Please print the records below exactly as they are written.

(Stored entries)
· · · · · · ·

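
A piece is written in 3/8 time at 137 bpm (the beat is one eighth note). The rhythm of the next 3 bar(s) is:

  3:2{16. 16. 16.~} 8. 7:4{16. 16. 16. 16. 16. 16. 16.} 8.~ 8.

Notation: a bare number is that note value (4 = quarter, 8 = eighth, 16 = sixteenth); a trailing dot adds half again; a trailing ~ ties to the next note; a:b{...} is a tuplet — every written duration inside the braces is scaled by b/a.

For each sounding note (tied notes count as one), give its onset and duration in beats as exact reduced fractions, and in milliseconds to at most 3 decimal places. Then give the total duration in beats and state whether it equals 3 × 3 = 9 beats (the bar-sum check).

1) 0.0ms=0b +218.978ms=1/2b
2) 218.978ms=1/2b +218.978ms=1/2b
3) 437.956ms=1b +875.912ms=2b
4) 1313.869ms=3b +187.696ms=3/7b
5) 1501.564ms=24/7b +187.696ms=3/7b
6) 1689.26ms=27/7b +187.696ms=3/7b
7) 1876.955ms=30/7b +187.696ms=3/7b
8) 2064.651ms=33/7b +187.696ms=3/7b
9) 2252.346ms=36/7b +187.696ms=3/7b
10) 2440.042ms=39/7b +187.696ms=3/7b
11) 2627.737ms=6b +1313.869ms=3b
Σ=9b of 9 (137bpm 3/8) — PASS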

· · · · · · ·

Result of this task:
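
A piece is written in 3/8 time at 137 bpm (the beat is one eighth note). The rhythm of the next 3 bar(s) is:

  3:2{16. 16. 16.~} 8. 7:4{16. 16. 16. 16. 16. 16. 16.} 8.~ 8.

Notation: a bare number is that note value (4 = quarter, 8 = eighth, 16 = sixteenth); a trailing dot adds half again; a trailing ~ ties to the next note; a:b{...} is a tuplet — every written duration inside the braces is scaled by b/a.

For each sounding note (tied notes count as one), give its onset and duration in beats as exact reduced fractions, and in milliseconds to at most 3 decimal places. Then give the total duration in beats and state whether it equals 3 × 3 = 9 beats (the bar-sum check).

1) 0.0ms=0b +218.978ms=1/2b
2) 218.978ms=1/2b +218.978ms=1/2b
3) 437.956ms=1b +875.912ms=2b
4) 1313.869ms=3b +187.696ms=3/7b
5) 1501.564ms=24/7b +187.696ms=3/7b
6) 1689.26ms=27/7b +187.696ms=3/7b
7) 1876.955ms=30/7b +187.696ms=3/7b
8) 2064.651ms=33/7b +187.696ms=3/7b
9) 2252.346ms=36/7b +187.696ms=3/7b
10) 2440.042ms=39/7b +187.696ms=3/7b
11) 2627.737ms=6b +1313.869ms=3b
Σ=9b of 9 (137bpm 3/8) — PASS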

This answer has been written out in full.